Collected data:
<<<<
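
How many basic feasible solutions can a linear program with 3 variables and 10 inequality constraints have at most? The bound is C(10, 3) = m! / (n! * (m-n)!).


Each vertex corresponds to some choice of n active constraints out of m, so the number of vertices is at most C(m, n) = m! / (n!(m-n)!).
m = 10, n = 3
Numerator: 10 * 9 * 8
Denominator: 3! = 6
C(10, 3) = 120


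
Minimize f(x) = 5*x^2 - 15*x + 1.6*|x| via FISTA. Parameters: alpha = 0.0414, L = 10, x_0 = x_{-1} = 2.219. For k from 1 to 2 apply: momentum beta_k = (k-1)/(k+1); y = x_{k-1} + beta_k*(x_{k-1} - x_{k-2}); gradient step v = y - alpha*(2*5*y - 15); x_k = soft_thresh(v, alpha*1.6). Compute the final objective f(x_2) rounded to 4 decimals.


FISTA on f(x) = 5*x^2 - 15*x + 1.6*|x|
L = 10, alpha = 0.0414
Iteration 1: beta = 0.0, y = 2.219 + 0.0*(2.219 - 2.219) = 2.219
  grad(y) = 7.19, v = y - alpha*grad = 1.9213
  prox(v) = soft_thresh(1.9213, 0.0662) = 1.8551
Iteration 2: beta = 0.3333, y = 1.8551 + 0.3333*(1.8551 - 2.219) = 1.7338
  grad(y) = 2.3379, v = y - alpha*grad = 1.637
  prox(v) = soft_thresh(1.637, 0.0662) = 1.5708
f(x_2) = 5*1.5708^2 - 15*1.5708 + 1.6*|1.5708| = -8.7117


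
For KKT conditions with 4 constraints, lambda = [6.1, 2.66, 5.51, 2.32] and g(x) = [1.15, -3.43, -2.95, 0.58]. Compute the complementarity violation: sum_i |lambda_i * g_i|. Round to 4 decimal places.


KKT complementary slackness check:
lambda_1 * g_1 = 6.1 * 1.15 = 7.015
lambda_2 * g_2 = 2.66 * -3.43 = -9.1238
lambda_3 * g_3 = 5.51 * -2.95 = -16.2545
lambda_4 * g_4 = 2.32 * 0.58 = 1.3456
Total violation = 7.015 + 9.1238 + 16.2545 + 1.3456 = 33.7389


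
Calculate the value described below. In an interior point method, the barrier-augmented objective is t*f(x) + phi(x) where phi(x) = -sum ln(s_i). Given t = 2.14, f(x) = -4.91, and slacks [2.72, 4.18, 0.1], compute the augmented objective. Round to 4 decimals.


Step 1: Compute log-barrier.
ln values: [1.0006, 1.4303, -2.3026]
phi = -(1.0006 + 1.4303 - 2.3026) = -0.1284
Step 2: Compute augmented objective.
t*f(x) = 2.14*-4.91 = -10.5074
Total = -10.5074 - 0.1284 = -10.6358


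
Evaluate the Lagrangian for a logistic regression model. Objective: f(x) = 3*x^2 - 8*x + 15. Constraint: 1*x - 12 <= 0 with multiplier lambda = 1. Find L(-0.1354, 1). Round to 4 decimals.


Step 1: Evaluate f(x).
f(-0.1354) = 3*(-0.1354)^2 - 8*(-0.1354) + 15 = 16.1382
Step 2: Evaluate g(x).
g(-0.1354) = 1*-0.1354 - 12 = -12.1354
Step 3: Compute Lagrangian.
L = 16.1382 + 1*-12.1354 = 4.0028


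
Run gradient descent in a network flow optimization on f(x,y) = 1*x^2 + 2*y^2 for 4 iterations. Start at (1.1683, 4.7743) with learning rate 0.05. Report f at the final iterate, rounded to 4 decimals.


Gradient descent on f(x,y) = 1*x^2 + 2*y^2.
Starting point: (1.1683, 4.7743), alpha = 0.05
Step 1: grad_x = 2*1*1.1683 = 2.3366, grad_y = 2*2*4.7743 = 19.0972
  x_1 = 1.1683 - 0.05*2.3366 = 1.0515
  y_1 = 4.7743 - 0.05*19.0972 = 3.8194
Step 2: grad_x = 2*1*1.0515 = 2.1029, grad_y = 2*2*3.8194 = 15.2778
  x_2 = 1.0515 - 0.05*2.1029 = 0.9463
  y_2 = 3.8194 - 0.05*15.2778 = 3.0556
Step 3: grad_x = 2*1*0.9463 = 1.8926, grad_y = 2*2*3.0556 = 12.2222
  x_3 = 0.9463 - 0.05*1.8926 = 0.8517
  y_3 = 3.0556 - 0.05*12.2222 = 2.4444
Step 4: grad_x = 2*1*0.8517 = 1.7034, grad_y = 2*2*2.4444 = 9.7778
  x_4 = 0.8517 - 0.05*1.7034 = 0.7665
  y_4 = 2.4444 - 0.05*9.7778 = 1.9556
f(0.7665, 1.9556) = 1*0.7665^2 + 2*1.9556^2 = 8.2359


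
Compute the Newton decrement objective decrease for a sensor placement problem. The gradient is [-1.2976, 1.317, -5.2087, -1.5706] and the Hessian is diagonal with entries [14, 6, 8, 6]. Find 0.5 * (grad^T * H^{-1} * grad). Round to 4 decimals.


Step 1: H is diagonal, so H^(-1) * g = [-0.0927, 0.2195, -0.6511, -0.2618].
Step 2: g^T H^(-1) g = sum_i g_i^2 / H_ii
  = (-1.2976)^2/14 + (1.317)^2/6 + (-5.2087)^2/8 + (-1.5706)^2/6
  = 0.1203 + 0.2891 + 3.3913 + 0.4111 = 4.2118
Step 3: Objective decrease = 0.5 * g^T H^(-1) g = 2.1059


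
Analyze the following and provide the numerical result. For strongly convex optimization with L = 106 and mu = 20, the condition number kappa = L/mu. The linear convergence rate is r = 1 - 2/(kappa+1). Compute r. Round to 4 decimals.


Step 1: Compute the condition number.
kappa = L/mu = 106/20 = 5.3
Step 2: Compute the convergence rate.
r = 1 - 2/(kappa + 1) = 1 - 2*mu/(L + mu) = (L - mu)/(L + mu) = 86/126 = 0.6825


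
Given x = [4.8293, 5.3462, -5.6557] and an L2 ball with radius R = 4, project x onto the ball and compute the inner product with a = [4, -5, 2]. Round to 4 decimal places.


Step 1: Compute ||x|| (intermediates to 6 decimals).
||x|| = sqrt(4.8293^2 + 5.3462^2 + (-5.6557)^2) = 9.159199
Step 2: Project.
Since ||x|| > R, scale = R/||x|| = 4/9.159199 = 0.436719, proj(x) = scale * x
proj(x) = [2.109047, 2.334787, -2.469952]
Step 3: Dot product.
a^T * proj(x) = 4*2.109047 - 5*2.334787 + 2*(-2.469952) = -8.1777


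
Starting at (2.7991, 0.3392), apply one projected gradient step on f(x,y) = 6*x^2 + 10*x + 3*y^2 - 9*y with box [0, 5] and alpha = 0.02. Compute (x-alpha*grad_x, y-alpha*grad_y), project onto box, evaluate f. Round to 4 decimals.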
>>>>
<<<<
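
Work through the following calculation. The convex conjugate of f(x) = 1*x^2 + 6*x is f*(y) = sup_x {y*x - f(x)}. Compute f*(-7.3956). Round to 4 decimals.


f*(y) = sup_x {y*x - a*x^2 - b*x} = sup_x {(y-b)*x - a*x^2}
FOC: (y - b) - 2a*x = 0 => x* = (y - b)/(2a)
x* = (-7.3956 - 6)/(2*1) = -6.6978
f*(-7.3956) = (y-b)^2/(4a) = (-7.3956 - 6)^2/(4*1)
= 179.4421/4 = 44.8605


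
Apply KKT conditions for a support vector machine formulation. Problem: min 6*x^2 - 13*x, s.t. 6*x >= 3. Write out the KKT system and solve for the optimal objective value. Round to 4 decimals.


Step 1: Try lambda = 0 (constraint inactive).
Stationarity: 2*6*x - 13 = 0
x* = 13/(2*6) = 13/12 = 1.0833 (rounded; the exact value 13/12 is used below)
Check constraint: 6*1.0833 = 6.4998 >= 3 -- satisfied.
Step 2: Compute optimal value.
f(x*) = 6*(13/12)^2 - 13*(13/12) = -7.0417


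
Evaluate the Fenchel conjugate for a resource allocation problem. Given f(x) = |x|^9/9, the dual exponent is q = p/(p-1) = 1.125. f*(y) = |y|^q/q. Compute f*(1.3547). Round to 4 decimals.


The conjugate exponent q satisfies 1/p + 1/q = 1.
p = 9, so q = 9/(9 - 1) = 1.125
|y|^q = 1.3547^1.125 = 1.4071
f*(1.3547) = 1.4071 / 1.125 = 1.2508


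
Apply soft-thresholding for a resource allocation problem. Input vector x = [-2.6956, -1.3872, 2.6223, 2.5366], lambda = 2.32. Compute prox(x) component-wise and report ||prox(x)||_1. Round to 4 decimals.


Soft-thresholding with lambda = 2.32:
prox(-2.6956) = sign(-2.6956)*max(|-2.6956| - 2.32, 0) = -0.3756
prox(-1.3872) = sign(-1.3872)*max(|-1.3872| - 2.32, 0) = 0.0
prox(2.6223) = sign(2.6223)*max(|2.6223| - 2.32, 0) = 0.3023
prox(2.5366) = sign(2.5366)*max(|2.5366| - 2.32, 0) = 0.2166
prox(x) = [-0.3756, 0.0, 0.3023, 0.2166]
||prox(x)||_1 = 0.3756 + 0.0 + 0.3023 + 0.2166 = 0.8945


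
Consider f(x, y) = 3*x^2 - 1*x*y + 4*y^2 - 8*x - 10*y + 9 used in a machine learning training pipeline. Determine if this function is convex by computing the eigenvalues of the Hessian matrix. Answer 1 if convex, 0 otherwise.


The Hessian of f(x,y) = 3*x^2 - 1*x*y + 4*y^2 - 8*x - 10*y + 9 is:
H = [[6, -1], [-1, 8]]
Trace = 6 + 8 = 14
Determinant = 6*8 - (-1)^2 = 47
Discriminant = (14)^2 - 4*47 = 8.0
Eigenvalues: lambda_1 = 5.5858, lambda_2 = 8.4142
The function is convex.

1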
>>>>
Task instructions: Transcribe the records above exactly, beginning at the line that contains "Compute the Newton" and ending with the line that contains "Starting at (2.7991, 0.3392), apply", both included, and nothing else.

Your response:
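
Compute the Newton decrement objective decrease for a sensor placement problem. The gradient is [-1.2976, 1.317, -5.2087, -1.5706] and the Hessian is diagonal with entries [14, 6, 8, 6]. Find 0.5 * (grad^T * H^{-1} * grad). Round to 4 decimals.


Step 1: H is diagonal, so H^(-1) * g = [-0.0927, 0.2195, -0.6511, -0.2618].
Step 2: g^T H^(-1) g = sum_i g_i^2 / H_ii
  = (-1.2976)^2/14 + (1.317)^2/6 + (-5.2087)^2/8 + (-1.5706)^2/6
  = 0.1203 + 0.2891 + 3.3913 + 0.4111 = 4.2118
Step 3: Objective decrease = 0.5 * g^T H^(-1) g = 2.1059


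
Analyze the following and provide the numerical result. For strongly convex optimization with L = 106 and mu = 20, the condition number kappa = L/mu. The linear convergence rate is r = 1 - 2/(kappa+1). Compute r. Round to 4 decimals.


Step 1: Compute the condition number.
kappa = L/mu = 106/20 = 5.3
Step 2: Compute the convergence rate.
r = 1 - 2/(kappa + 1) = 1 - 2*mu/(L + mu) = (L - mu)/(L + mu) = 86/126 = 0.6825


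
Given x = [4.8293, 5.3462, -5.6557] and an L2 ball with radius R = 4, project x onto the ball and compute the inner product with a = [4, -5, 2]. Round to 4 decimal places.


Step 1: Compute ||x|| (intermediates to 6 decimals).
||x|| = sqrt(4.8293^2 + 5.3462^2 + (-5.6557)^2) = 9.159199
Step 2: Project.
Since ||x|| > R, scale = R/||x|| = 4/9.159199 = 0.436719, proj(x) = scale * x
proj(x) = [2.109047, 2.334787, -2.469952]
Step 3: Dot product.
a^T * proj(x) = 4*2.109047 - 5*2.334787 + 2*(-2.469952) = -8.1777


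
Starting at (2.7991, 0.3392), apply one projected gradient step on f(x,y) = 6*x^2 + 10*x + 3*y^2 - 9*y with box [0, 5] and alpha = 0.02. Compute (x-alpha*grad_x, y-alpha*grad_y), project onto box, evaluate f. Round to 4 decimals.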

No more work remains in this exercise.